Stored items:
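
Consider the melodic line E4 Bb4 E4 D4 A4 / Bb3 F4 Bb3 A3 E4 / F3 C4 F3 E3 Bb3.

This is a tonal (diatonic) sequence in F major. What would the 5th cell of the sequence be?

G2 D3 G2 F2 C3

The 5-note cells begin on E4, Bb3, F3 — each down a 4th from the last.
Continuing the starts: C3 → G2.
From G2 the diatonic shape gives G2 D3 G2 F2 C3.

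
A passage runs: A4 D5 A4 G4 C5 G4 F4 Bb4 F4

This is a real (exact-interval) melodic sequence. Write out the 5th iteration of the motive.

Db4 Gb4 Db4

Unit = 3 notes; the statements start on A4, G4, F4, moving down a 2nd each time.
Carrying on: Eb4 → Db4.
Statement 5 starts on Db4 and keeps the same exact contour: Db4 Gb4 Db4.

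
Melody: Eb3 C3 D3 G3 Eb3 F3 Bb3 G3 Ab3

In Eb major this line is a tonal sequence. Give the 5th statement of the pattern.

F4 D4 Eb4

Unit = 3 notes; the statements start on Eb3, G3, Bb3, moving up a 3rd each time.
Carrying on: D4 → F4.
So cell 5 is F4 D4 Eb4.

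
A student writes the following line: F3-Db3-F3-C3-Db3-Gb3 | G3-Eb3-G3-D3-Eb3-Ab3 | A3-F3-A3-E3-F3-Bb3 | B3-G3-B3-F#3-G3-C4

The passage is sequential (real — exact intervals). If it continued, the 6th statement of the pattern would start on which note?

With a 6-note motive the entries are F3, G3, A3, B3, each up a 2nd from the previous.
Extending the heads up a 2nd: C#4 → D#4.

D#4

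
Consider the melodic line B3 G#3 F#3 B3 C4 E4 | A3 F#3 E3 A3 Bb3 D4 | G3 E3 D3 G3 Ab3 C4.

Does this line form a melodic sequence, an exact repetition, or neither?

Each 6-note cell is the previous one transposed down a 2nd.

sequence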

▶ **Exercise description**
Keep every word intact and transcribe the records in full.

▶ **Task answer**
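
Consider the melodic line E4 Bb4 E4 D4 A4 / Bb3 F4 Bb3 A3 E4 / F3 C4 F3 E3 Bb3.

This is a tonal (diatonic) sequence in F major. What would the 5th cell of the sequence be?

G2 D3 G2 F2 C3

The 5-note cells begin on E4, Bb3, F3 — each down a 4th from the last.
Continuing the starts: C3 → G2.
From G2 the diatonic shape gives G2 D3 G2 F2 C3.

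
A passage runs: A4 D5 A4 G4 C5 G4 F4 Bb4 F4

This is a real (exact-interval) melodic sequence. Write out the 5th iteration of the motive.

Db4 Gb4 Db4

Unit = 3 notes; the statements start on A4, G4, F4, moving down a 2nd each time.
Carrying on: Eb4 → Db4.
Statement 5 starts on Db4 and keeps the same exact contour: Db4 Gb4 Db4.

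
Melody: Eb3 C3 D3 G3 Eb3 F3 Bb3 G3 Ab3

In Eb major this line is a tonal sequence. Give the 5th statement of the pattern.

F4 D4 Eb4

Unit = 3 notes; the statements start on Eb3, G3, Bb3, moving up a 3rd each time.
Carrying on: D4 → F4.
So cell 5 is F4 D4 Eb4.

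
A student writes the following line: F3-Db3-F3-C3-Db3-Gb3 | G3-Eb3-G3-D3-Eb3-Ab3 | A3-F3-A3-E3-F3-Bb3 | B3-G3-B3-F#3-G3-C4

The passage is sequential (real — exact intervals). If it continued, the 6th statement of the pattern would start on which note?

With a 6-note motive the entries are F3, G3, A3, B3, each up a 2nd from the previous.
Extending the heads up a 2nd: C#4 → D#4.

D#4

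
Consider the melodic line B3 G#3 F#3 B3 C4 E4 | A3 F#3 E3 A3 Bb3 D4 | G3 E3 D3 G3 Ab3 C4.

Does this line form a melodic sequence, an exact repetition, or neither?

Each 6-note cell is the previous one transposed down a 2nd.

sequence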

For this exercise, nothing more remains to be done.